Work item — For each line below, check whether "print" is present. Report how many lines have it, nothing else.
↓↓↓
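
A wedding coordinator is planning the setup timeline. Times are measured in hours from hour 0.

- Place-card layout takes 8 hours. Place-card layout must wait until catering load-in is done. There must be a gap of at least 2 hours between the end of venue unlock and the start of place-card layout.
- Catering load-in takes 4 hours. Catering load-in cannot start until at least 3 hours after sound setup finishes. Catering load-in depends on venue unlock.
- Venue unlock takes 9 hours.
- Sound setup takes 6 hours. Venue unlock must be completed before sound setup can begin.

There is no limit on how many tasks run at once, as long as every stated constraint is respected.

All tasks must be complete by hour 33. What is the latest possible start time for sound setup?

12

Nothing follows place-card layout; the deadline of hour 33 is its only limit. It must start by 33 − 8 = hour 25.
Since place-card layout (must start by hour 25) depends on it, catering load-in must finish by hour 25. Backing off its 4-hour duration gives a latest start of hour 21.
Sound setup has to be done before catering load-in (must start by hour 21, minus 3-hour gap → hour 18). That means finishing by hour 18, i.e. starting by 18 − 6 = hour 12.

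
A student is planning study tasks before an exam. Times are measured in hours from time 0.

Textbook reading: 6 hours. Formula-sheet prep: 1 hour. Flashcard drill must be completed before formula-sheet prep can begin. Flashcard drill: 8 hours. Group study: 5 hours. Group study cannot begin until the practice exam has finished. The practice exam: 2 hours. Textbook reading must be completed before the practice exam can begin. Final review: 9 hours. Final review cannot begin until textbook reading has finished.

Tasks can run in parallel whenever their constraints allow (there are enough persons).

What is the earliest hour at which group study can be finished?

13

Textbook reading has no prerequisites, so it starts at hour 0 and finishes at hour 6.
After textbook reading (finishes hour 6), the practice exam can start at hour 6 and finishes at hour 8.
After the practice exam (finishes hour 8), group study can start at hour 8 and finishes at hour 13.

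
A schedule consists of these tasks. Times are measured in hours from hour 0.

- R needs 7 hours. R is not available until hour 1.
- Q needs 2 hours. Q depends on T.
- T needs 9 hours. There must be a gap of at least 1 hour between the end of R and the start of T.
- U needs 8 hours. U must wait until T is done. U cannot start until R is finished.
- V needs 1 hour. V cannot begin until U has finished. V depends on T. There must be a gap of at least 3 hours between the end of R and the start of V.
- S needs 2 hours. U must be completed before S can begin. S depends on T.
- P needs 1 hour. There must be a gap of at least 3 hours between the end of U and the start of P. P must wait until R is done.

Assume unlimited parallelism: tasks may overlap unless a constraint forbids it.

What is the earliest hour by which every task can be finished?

R cannot begin until its own release at hour 1. It runs from hour 1 to 1 + 7 = hour 8.
T cannot begin until R (finishes hour 8, plus 1-hour gap → hour 9). It runs from hour 9 to 9 + 9 = hour 18.
U needs all of T (finishes hour 18); R (finishes hour 8). That puts its earliest start at hour 18; it finishes at 18 + 8 = hour 26.
V needs all of U (finishes hour 26); T (finishes hour 18); R (finishes hour 8, plus 3-hour gap → hour 11). That puts its earliest start at hour 26; it finishes at 26 + 1 = hour 27.
For S: U (finishes hour 26); T (finishes hour 18). Taking the maximum gives a start of hour 26, and it finishes at 26 + 2 = hour 28.
P has to wait for U (finishes hour 26, plus 3-hour gap → hour 29); R (finishes hour 8). The latest of these is hour 29, so P runs hour 29 to 29 + 1 = hour 30.
Q cannot begin until T (finishes hour 18). It runs from hour 18 to 18 + 2 = hour 20.
All tasks are finished once the last one completes. Finish times: P at 30, Q at 20, R at 8, S at 28, T at 18, U at 26, V at 27. The latest is hour 30.

30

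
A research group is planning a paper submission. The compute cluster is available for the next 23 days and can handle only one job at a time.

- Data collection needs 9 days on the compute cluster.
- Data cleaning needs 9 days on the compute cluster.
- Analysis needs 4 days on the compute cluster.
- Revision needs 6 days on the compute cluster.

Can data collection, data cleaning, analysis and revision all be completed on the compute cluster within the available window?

Running back to back, the jobs need 9 + 9 + 4 + 6 = 28 days on the compute cluster.
Since 28 > 23, they cannot all fit.

No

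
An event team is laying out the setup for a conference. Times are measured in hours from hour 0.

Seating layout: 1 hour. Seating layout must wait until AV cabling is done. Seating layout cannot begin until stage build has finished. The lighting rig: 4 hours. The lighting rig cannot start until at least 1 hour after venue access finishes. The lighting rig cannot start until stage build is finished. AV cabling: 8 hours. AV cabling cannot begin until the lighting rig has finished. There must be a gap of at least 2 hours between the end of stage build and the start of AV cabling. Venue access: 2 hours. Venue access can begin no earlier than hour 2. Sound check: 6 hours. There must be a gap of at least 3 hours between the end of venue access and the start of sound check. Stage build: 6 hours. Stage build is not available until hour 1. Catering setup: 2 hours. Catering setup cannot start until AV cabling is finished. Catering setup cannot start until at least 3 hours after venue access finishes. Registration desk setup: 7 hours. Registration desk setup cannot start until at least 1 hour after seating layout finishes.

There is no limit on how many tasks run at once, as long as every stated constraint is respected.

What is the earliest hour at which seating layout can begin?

Stage build waits on its own release at hour 1, so it starts at hour 1 and finishes at 1 + 6 = hour 7.
Venue access cannot begin until its own release at hour 2. It runs from hour 2 to 2 + 2 = hour 4.
For the lighting rig: venue access (finishes hour 4, plus 1-hour gap → hour 5); stage build (finishes hour 7). Taking the maximum gives a start of hour 7, and it finishes at 7 + 4 = hour 11.
AV cabling cannot start until the lighting rig (finishes hour 11); stage build (finishes hour 7, plus 2-hour gap → hour 9). The controlling bound is hour 11, so AV cabling finishes at 11 + 8 = hour 19.
Seating layout waits on AV cabling (finishes hour 19); stage build (finishes hour 7). The latest of these is hour 19, which is the earliest seating layout can start.

19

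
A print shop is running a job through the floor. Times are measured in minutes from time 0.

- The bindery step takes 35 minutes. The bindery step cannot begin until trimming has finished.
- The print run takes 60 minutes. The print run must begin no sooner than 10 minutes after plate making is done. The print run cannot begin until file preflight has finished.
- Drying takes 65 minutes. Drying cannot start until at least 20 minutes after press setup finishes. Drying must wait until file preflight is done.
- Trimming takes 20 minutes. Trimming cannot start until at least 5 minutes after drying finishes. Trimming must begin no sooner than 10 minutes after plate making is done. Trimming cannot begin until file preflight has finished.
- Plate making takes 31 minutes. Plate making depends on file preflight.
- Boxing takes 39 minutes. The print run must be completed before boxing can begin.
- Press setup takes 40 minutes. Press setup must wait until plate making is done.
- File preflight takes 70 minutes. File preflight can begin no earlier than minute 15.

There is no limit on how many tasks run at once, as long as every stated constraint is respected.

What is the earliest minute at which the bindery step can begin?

266

After its own release at minute 15, file preflight can start at minute 15 and finishes at minute 85.
After file preflight (finishes minute 85), plate making can start at minute 85 and finishes at minute 116.
After plate making (finishes minute 116), press setup can start at minute 116 and finishes at minute 156.
Drying has to wait for press setup (finishes minute 156, plus 20-minute gap → minute 176); file preflight (finishes minute 85). The latest of these is minute 176, so drying runs minute 176 to 176 + 65 = minute 241.
Trimming cannot start until drying (finishes minute 241, plus 5-minute gap → minute 246); plate making (finishes minute 116, plus 10-minute gap → minute 126); file preflight (finishes minute 85). The controlling bound is minute 246, so trimming finishes at 246 + 20 = minute 266.
The bindery step waits on trimming (finishes minute 266), so the earliest it can start is minute 266.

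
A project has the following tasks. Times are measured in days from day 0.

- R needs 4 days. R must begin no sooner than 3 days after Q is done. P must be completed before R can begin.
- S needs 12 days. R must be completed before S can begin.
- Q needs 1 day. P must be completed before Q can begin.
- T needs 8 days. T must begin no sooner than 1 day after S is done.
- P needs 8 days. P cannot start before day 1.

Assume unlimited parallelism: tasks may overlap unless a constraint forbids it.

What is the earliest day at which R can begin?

13

After its own release at day 1, P can start at day 1 and finishes at day 9.
After P (finishes day 9), Q can start at day 9 and finishes at day 10.
R waits on Q (finishes day 10, plus 3-day gap → day 13); P (finishes day 9). The latest of these is day 13, which is the earliest R can start.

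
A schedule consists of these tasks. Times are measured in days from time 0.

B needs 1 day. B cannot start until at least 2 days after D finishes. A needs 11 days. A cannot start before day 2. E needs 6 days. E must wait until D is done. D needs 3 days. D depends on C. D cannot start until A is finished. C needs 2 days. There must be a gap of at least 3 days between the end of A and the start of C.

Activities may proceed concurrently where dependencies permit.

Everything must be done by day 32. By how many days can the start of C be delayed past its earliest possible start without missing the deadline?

5

After its own release at day 2, A can start at day 2 and finishes at day 13.
After A (finishes day 13, plus 3-day gap → day 16), C can start at day 16 and finishes at day 18.

Working backward from the deadline:
B has no dependents, so it just needs to finish by day 32. Starting by 32 − 1 = day 31 achieves that.
E must finish by day 32; it takes 6 days, so it must start by 32 − 6 = day 26.
D has several dependents: B (must start by day 31, minus 2-day gap → day 29); E (must start by day 26). The earliest of those limits is day 26, so D must start by 26 − 3 = day 23.
Since D (must start by day 23) depends on it, C must finish by day 23. Backing off its 2-day duration gives a latest start of day 21.
So C can start as early as day 16 and as late as day 21, giving 21 − 16 = 5 days of slack.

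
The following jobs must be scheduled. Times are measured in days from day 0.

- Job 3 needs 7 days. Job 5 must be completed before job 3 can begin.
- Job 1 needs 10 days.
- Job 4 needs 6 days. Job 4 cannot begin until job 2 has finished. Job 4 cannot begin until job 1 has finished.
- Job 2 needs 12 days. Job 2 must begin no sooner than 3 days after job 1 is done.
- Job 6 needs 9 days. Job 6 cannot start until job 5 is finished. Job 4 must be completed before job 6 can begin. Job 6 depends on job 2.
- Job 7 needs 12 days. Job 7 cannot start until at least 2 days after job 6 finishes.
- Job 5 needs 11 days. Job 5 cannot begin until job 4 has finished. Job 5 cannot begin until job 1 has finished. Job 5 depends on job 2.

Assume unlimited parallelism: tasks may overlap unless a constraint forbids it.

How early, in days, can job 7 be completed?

Job 1 can start immediately at day 0; it finishes at day 10.
After job 1 (finishes day 10, plus 3-day gap → day 13), job 2 can start at day 13 and finishes at day 25.
Job 4 has to wait for job 2 (finishes day 25); job 1 (finishes day 10). The latest of these is day 25, so job 4 runs day 25 to 25 + 6 = day 31.
Job 5 cannot start until job 4 (finishes day 31); job 1 (finishes day 10); job 2 (finishes day 25). The controlling bound is day 31, so job 5 finishes at 31 + 11 = day 42.
Job 6 needs all of job 5 (finishes day 42); job 4 (finishes day 31); job 2 (finishes day 25). That puts its earliest start at day 42; it finishes at 42 + 9 = day 51.
Job 7 cannot begin until job 6 (finishes day 51, plus 2-day gap → day 53). It runs from day 53 to 53 + 12 = day 65.

65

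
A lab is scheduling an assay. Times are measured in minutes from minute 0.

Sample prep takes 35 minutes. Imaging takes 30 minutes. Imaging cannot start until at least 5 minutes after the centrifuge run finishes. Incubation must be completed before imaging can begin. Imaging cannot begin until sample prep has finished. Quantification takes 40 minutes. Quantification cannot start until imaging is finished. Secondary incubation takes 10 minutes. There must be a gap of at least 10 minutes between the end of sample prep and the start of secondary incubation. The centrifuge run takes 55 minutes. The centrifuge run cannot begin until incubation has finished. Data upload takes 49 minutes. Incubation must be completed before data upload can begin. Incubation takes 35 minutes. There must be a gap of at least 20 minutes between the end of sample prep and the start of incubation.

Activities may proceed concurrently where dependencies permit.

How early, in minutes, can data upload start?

90

Sample prep can start immediately at minute 0; it finishes at minute 35.
After sample prep (finishes minute 35, plus 20-minute gap → minute 55), incubation can start at minute 55 and finishes at minute 90.
Data upload waits on incubation (finishes minute 90), so the earliest it can start is minute 90.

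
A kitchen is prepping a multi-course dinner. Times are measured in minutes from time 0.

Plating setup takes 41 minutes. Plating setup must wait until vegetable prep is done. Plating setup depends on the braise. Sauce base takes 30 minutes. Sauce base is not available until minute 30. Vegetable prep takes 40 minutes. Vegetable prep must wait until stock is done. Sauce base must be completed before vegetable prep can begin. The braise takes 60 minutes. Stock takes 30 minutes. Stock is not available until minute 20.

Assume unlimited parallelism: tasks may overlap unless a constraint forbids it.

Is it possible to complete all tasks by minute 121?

Nothing blocks the braise, so it runs from minute 0 to minute 60.
Sauce base cannot begin until its own release at minute 30. It runs from minute 30 to 30 + 30 = minute 60.
Stock cannot begin until its own release at minute 20. It runs from minute 20 to 20 + 30 = minute 50.
Vegetable prep cannot start until stock (finishes minute 50); sauce base (finishes minute 60). The controlling bound is minute 60, so vegetable prep finishes at 60 + 40 = minute 100.
Plating setup needs all of vegetable prep (finishes minute 100); the braise (finishes minute 60). That puts its earliest start at minute 100; it finishes at 100 + 41 = minute 141.
The earliest everything can be done is minute 141, which is after the deadline of 121, so it is not possible.

No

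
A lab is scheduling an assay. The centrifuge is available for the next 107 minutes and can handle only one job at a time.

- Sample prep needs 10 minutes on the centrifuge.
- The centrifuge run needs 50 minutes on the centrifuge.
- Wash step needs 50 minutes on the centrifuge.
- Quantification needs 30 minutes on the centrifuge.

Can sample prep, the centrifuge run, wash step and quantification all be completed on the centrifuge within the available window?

Running back to back, the jobs need 10 + 50 + 50 + 30 = 140 minutes on the centrifuge.
Since 140 > 107, they cannot all fit.

No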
↑↑↑
Result of the task — 3